# Problem to solve
What is needed is every line, exactly as given, from the line containing "A trapezoidal section" through the end of the data below.

# Data for this exercise

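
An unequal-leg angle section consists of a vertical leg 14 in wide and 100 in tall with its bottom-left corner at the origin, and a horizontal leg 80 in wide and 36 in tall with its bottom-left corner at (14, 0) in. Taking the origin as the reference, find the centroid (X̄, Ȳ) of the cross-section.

vertical leg: A = 14 × 100 = 1400.00, centroid at (7.00, 50.00).
horizontal leg: A = 80 × 36 = 2880.00, centroid at (54.00, 18.00).
ΣA = 4280.00 in², ΣAX̄ = 165320.00 in³, ΣAȲ = 121840.00 in³.
X̄ = 165320.00/4280.00 = 38.63 in; Ȳ = 121840.00/4280.00 = 28.47 in.

X̄ = 38.63 in, Ȳ = 28.47 in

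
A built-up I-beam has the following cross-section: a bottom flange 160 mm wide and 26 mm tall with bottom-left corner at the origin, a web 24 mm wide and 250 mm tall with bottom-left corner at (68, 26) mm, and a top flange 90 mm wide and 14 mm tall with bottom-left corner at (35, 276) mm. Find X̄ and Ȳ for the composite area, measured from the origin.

X̄ = 80.00 mm, Ȳ = 115.29 mm

bottom flange: A = 160 × 26 = 4160.00, centroid at (80.00, 13.00).
web: A = 24 × 250 = 6000.00, centroid at (80.00, 151.00).
top flange: A = 90 × 14 = 1260.00, centroid at (80.00, 283.00).
ΣA = 11420.00 mm², ΣAX̄ = 913600.00 mm³, ΣAȲ = 1316660.00 mm³.
X̄ = 913600.00/11420.00 = 80.00 mm; Ȳ = 1316660.00/11420.00 = 115.29 mm.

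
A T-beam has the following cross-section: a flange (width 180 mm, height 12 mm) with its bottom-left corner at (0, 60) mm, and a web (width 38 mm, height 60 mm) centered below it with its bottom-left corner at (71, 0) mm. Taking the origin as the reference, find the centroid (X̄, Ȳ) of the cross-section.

X̄ = 90.00 mm, Ȳ = 47.51 mm

web: A = 38 × 60 = 2280.00, centroid at (90.00, 30.00).
flange: A = 180 × 12 = 2160.00, centroid at (90.00, 66.00).
ΣA = 4440.00 mm², ΣAX̄ = 399600.00 mm³, ΣAȲ = 210960.00 mm³.
X̄ = 399600.00/4440.00 = 90.00 mm; Ȳ = 210960.00/4440.00 = 47.51 mm.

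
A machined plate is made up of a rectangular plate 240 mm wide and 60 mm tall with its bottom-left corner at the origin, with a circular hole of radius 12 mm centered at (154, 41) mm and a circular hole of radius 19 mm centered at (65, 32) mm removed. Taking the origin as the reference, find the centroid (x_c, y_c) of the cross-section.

plate: A = 240 × 60 = 14400.00, centroid at (120.00, 30.00).
hole 1: A = −π·12² = -452.39, centroid at (154.00, 41.00).
hole 2: A = −π·19² = -1134.11, centroid at (65.00, 32.00).
ΣA = 12813.50 mm²
ΣAx_c = (14400.00)(120.00) + (-452.39)(154.00) + (-1134.11)(65.00) = 1584614.57 mm³
ΣAy_c = (14400.00)(30.00) + (-452.39)(41.00) + (-1134.11)(32.00) = 377160.36 mm³
x_c = 1584614.57 / 12813.50 = 123.67 mm
y_c = 377160.36 / 12813.50 = 29.43 mm

x_c = 123.67 mm, y_c = 29.43 mm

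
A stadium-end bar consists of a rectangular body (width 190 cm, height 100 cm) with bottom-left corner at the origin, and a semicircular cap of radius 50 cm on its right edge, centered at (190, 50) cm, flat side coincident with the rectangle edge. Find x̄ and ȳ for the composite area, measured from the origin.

rectangular body: A = 190 × 100 = 19000.00, centroid at (95.00, 50.00).
semicircular end: A = ½π·50² = 3926.99, centroid at (211.22, 50.00).
ΣA = 22926.99 cm², ΣAx̄ = 2634461.59 cm³, ΣAȳ = 1146349.54 cm³.
x̄ = 2634461.59/22926.99 = 114.91 cm; ȳ = 1146349.54/22926.99 = 50.00 cm.

x̄ = 114.91 cm, ȳ = 50.00 cm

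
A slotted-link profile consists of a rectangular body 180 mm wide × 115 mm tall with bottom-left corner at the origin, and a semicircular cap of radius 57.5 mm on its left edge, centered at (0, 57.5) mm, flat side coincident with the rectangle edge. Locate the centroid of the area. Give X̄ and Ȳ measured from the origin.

X̄ = 67.05 mm, Ȳ = 57.50 mm

rectangular body: A = 180 × 115 = 20700.00, centroid at (90.00, 57.50).
semicircular end: A = ½π·57.5² = 5193.45, centroid at (-24.40, 57.50).
ΣA = 25893.45 mm², ΣAX̄ = 1736260.42 mm³, ΣAȲ = 1488873.11 mm³.
X̄ = 1736260.42/25893.45 = 67.05 mm; Ȳ = 1488873.11/25893.45 = 57.50 mm.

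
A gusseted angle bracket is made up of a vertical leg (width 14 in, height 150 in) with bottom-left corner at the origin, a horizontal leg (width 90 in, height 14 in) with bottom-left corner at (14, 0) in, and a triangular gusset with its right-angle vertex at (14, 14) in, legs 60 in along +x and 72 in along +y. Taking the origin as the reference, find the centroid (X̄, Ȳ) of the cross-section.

X̄ = 29.43 in, Ȳ = 45.00 in

vertical leg: A = 14 × 150 = 2100.00, centroid at (7.00, 75.00).
horizontal leg: A = 90 × 14 = 1260.00, centroid at (59.00, 7.00).
gusset: A = ½·60·72 = 2160.00, centroid at (34.00, 38.00).
ΣA = 5520.00 in²
ΣAX̄ = (2100.00)(7.00) + (1260.00)(59.00) + (2160.00)(34.00) = 162480.00 in³
ΣAȲ = (2100.00)(75.00) + (1260.00)(7.00) + (2160.00)(38.00) = 248400.00 in³
X̄ = 162480.00 / 5520.00 = 29.43 in
Ȳ = 248400.00 / 5520.00 = 45.00 in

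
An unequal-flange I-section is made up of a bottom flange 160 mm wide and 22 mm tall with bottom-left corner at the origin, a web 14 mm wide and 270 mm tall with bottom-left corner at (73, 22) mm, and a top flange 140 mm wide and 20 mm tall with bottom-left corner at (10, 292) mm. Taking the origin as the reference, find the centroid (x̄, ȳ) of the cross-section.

x̄ = 80.00 mm, ȳ = 146.31 mm

Part | A | x̄ᵢ | ȳᵢ | A·x̄ᵢ | A·ȳᵢ
bottom flange | 3520.00 | 80.00 | 11.00 | 281600.00 | 38720.00
web | 3780.00 | 80.00 | 157.00 | 302400.00 | 593460.00
top flange | 2800.00 | 80.00 | 302.00 | 224000.00 | 845600.00
Σ | 10100.00 |  |  | 808000.00 | 1477780.00
x̄ = 808000.00 / 10100.00 = 80.00 mm
ȳ = 1477780.00 / 10100.00 = 146.31 mm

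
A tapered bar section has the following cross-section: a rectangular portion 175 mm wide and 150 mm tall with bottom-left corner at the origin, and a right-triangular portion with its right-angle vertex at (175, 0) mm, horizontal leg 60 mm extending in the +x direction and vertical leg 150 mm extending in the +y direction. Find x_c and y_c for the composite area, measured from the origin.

Part | A | x̄ᵢ | ȳᵢ | A·x̄ᵢ | A·ȳᵢ
rectangular portion | 26250.00 | 87.50 | 75.00 | 2296875.00 | 1968750.00
triangular portion | 4500.00 | 195.00 | 50.00 | 877500.00 | 225000.00
Σ | 30750.00 |  |  | 3174375.00 | 2193750.00
x_c = 3174375.00 / 30750.00 = 103.23 mm
y_c = 2193750.00 / 30750.00 = 71.34 mm

x_c = 103.23 mm, y_c = 71.34 mm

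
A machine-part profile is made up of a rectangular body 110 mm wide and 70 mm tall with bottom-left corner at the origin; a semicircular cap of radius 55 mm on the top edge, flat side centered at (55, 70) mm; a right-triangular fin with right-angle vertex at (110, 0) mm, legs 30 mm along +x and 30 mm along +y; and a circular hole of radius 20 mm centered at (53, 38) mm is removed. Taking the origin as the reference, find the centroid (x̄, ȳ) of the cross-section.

Part | A | x̄ᵢ | ȳᵢ | A·x̄ᵢ | A·ȳᵢ
rectangular body | 7700.00 | 55.00 | 35.00 | 423500.00 | 269500.00
semicircular top | 4751.66 | 55.00 | 93.34 | 261341.24 | 443532.79
triangular fin | 450.00 | 120.00 | 10.00 | 54000.00 | 4500.00
hole | -1256.64 | 53.00 | 38.00 | -66601.76 | -47752.21
Σ | 11645.02 |  |  | 672239.47 | 669780.58
x̄ = 672239.47 / 11645.02 = 57.73 mm
ȳ = 669780.58 / 11645.02 = 57.52 mm

x̄ = 57.73 mm, ȳ = 57.52 mm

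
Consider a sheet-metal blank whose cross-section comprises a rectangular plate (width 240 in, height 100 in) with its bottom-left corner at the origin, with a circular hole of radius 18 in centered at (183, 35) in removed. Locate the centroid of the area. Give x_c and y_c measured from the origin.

plate: A = 240 × 100 = 24000.00, centroid at (120.00, 50.00).
hole: A = −π·18² = -1017.88, centroid at (183.00, 35.00).
ΣA = 22982.12 in², ΣAx_c = 2693728.69 in³, ΣAy_c = 1164374.34 in³.
x_c = 2693728.69/22982.12 = 117.21 in; y_c = 1164374.34/22982.12 = 50.66 in.

x_c = 117.21 in, y_c = 50.66 in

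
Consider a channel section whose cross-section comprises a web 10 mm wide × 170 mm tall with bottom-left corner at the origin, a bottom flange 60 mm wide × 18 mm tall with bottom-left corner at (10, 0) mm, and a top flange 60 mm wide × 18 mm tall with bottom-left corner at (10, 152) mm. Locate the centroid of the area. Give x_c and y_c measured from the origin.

x_c = 24.59 mm, y_c = 85.00 mm

web: A = 10 × 170 = 1700.00, centroid at (5.00, 85.00).
bottom flange: A = 60 × 18 = 1080.00, centroid at (40.00, 9.00).
top flange: A = 60 × 18 = 1080.00, centroid at (40.00, 161.00).
ΣA = 3860.00 mm²
ΣAx_c = (1700.00)(5.00) + (1080.00)(40.00) + (1080.00)(40.00) = 94900.00 mm³
ΣAy_c = (1700.00)(85.00) + (1080.00)(9.00) + (1080.00)(161.00) = 328100.00 mm³
x_c = 94900.00 / 3860.00 = 24.59 mm
y_c = 328100.00 / 3860.00 = 85.00 mm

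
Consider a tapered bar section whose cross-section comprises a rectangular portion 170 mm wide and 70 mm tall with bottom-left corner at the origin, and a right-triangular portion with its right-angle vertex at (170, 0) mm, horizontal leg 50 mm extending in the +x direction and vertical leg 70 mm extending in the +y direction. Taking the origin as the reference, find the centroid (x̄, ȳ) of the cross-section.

rectangular portion: A = 170 × 70 = 11900.00, centroid at (85.00, 35.00).
triangular portion: A = ½·50·70 = 1750.00, centroid at (186.67, 23.33).
ΣA = 13650.00 mm²
ΣAx̄ = (11900.00)(85.00) + (1750.00)(186.67) = 1338166.67 mm³
ΣAȳ = (11900.00)(35.00) + (1750.00)(23.33) = 457333.33 mm³
x̄ = 1338166.67 / 13650.00 = 98.03 mm
ȳ = 457333.33 / 13650.00 = 33.50 mm

x̄ = 98.03 mm, ȳ = 33.50 mm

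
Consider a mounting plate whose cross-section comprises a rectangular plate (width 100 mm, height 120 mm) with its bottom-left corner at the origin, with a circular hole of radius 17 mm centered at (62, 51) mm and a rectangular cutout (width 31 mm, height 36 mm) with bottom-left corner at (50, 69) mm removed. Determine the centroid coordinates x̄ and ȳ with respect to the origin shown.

Part | A | x̄ᵢ | ȳᵢ | A·x̄ᵢ | A·ȳᵢ
plate | 12000.00 | 50.00 | 60.00 | 600000.00 | 720000.00
hole 1 | -907.92 | 62.00 | 51.00 | -56291.06 | -46303.93
hole 2 | -1116.00 | 65.50 | 87.00 | -73098.00 | -97092.00
Σ | 9976.08 |  |  | 470610.94 | 576604.07
x̄ = 470610.94 / 9976.08 = 47.17 mm
ȳ = 576604.07 / 9976.08 = 57.80 mm

x̄ = 47.17 mm, ȳ = 57.80 mm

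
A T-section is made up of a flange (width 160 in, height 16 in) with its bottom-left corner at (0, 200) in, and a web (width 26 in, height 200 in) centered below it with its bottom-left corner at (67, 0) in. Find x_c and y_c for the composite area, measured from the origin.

x_c = 80.00 in, y_c = 135.63 in

web: A = 26 × 200 = 5200.00, centroid at (80.00, 100.00).
flange: A = 160 × 16 = 2560.00, centroid at (80.00, 208.00).
ΣA = 7760.00 in², ΣAx_c = 620800.00 in³, ΣAy_c = 1052480.00 in³.
x_c = 620800.00/7760.00 = 80.00 in; y_c = 1052480.00/7760.00 = 135.63 in.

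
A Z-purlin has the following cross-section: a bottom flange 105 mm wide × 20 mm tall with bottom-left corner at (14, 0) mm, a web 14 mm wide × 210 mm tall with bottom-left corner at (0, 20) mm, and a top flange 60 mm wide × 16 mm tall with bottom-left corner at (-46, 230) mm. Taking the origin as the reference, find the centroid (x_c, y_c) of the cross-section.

x_c = 24.14 mm, y_c = 102.83 mm

bottom flange: A = 105 × 20 = 2100.00, centroid at (66.50, 10.00).
web: A = 14 × 210 = 2940.00, centroid at (7.00, 125.00).
top flange: A = 60 × 16 = 960.00, centroid at (-16.00, 238.00).
ΣA = 6000.00 mm², ΣAx_c = 144870.00 mm³, ΣAy_c = 616980.00 mm³.
x_c = 144870.00/6000.00 = 24.14 mm; y_c = 616980.00/6000.00 = 102.83 mm.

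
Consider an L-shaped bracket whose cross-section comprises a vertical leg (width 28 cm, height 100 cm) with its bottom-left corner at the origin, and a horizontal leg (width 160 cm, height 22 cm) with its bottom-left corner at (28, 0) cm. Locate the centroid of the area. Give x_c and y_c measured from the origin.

x_c = 66.35 cm, y_c = 28.28 cm

vertical leg: A = 28 × 100 = 2800.00, centroid at (14.00, 50.00).
horizontal leg: A = 160 × 22 = 3520.00, centroid at (108.00, 11.00).
ΣA = 6320.00 cm², ΣAx_c = 419360.00 cm³, ΣAy_c = 178720.00 cm³.
x_c = 419360.00/6320.00 = 66.35 cm; y_c = 178720.00/6320.00 = 28.28 cm.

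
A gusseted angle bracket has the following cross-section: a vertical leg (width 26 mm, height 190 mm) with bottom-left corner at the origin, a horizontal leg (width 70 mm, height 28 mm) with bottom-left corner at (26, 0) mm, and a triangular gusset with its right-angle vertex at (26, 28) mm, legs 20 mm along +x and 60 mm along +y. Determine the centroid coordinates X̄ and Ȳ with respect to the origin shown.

X̄ = 27.12 mm, Ȳ = 70.07 mm

vertical leg: A = 26 × 190 = 4940.00, centroid at (13.00, 95.00).
horizontal leg: A = 70 × 28 = 1960.00, centroid at (61.00, 14.00).
gusset: A = ½·20·60 = 600.00, centroid at (32.67, 48.00).
ΣA = 7500.00 mm²
ΣAX̄ = (4940.00)(13.00) + (1960.00)(61.00) + (600.00)(32.67) = 203380.00 mm³
ΣAȲ = (4940.00)(95.00) + (1960.00)(14.00) + (600.00)(48.00) = 525540.00 mm³
X̄ = 203380.00 / 7500.00 = 27.12 mm
Ȳ = 525540.00 / 7500.00 = 70.07 mm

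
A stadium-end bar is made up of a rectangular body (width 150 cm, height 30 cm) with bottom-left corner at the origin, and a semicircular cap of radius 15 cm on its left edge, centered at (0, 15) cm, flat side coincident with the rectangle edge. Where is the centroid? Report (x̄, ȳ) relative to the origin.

x̄ = 69.07 cm, ȳ = 15.00 cm

rectangular body: A = 150 × 30 = 4500.00, centroid at (75.00, 15.00).
semicircular end: A = ½π·15² = 353.43, centroid at (-6.37, 15.00).
ΣA = 4853.43 cm²
ΣAx̄ = (4500.00)(75.00) + (353.43)(-6.37) = 335250.00 cm³
ΣAȳ = (4500.00)(15.00) + (353.43)(15.00) = 72801.44 cm³
x̄ = 335250.00 / 4853.43 = 69.07 cm
ȳ = 72801.44 / 4853.43 = 15.00 cm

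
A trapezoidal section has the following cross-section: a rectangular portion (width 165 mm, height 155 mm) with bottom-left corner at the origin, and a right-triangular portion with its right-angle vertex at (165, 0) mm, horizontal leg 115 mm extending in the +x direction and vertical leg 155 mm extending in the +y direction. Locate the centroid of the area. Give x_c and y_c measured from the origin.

x_c = 113.73 mm, y_c = 70.82 mm

rectangular portion: A = 165 × 155 = 25575.00, centroid at (82.50, 77.50).
triangular portion: A = ½·115·155 = 8912.50, centroid at (203.33, 51.67).
ΣA = 34487.50 mm², ΣAx_c = 3922145.83 mm³, ΣAy_c = 2442541.67 mm³.
x_c = 3922145.83/34487.50 = 113.73 mm; y_c = 2442541.67/34487.50 = 70.82 mm.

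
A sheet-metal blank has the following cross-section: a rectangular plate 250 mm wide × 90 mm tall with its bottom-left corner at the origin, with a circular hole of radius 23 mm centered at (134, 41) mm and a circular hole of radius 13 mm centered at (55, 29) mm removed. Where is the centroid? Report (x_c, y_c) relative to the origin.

plate: A = 250 × 90 = 22500.00, centroid at (125.00, 45.00).
hole 1: A = −π·23² = -1661.90, centroid at (134.00, 41.00).
hole 2: A = −π·13² = -530.93, centroid at (55.00, 29.00).
ΣA = 20307.17 mm², ΣAx_c = 2560603.96 mm³, ΣAy_c = 928965.05 mm³.
x_c = 2560603.96/20307.17 = 126.09 mm; y_c = 928965.05/20307.17 = 45.75 mm.

x_c = 126.09 mm, y_c = 45.75 mm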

# Task response
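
A trapezoidal section has the following cross-section: a rectangular portion (width 165 mm, height 155 mm) with bottom-left corner at the origin, and a right-triangular portion with its right-angle vertex at (165, 0) mm, horizontal leg 115 mm extending in the +x direction and vertical leg 155 mm extending in the +y direction. Locate the centroid of the area. Give x_c and y_c measured from the origin.

x_c = 113.73 mm, y_c = 70.82 mm

rectangular portion: A = 165 × 155 = 25575.00, centroid at (82.50, 77.50).
triangular portion: A = ½·115·155 = 8912.50, centroid at (203.33, 51.67).
ΣA = 34487.50 mm², ΣAx_c = 3922145.83 mm³, ΣAy_c = 2442541.67 mm³.
x_c = 3922145.83/34487.50 = 113.73 mm; y_c = 2442541.67/34487.50 = 70.82 mm.

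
A sheet-metal blank has the following cross-section: a rectangular plate 250 mm wide × 90 mm tall with its bottom-left corner at the origin, with a circular hole of radius 23 mm centered at (134, 41) mm and a circular hole of radius 13 mm centered at (55, 29) mm removed. Where is the centroid? Report (x_c, y_c) relative to the origin.

plate: A = 250 × 90 = 22500.00, centroid at (125.00, 45.00).
hole 1: A = −π·23² = -1661.90, centroid at (134.00, 41.00).
hole 2: A = −π·13² = -530.93, centroid at (55.00, 29.00).
ΣA = 20307.17 mm², ΣAx_c = 2560603.96 mm³, ΣAy_c = 928965.05 mm³.
x_c = 2560603.96/20307.17 = 126.09 mm; y_c = 928965.05/20307.17 = 45.75 mm.

x_c = 126.09 mm, y_c = 45.75 mm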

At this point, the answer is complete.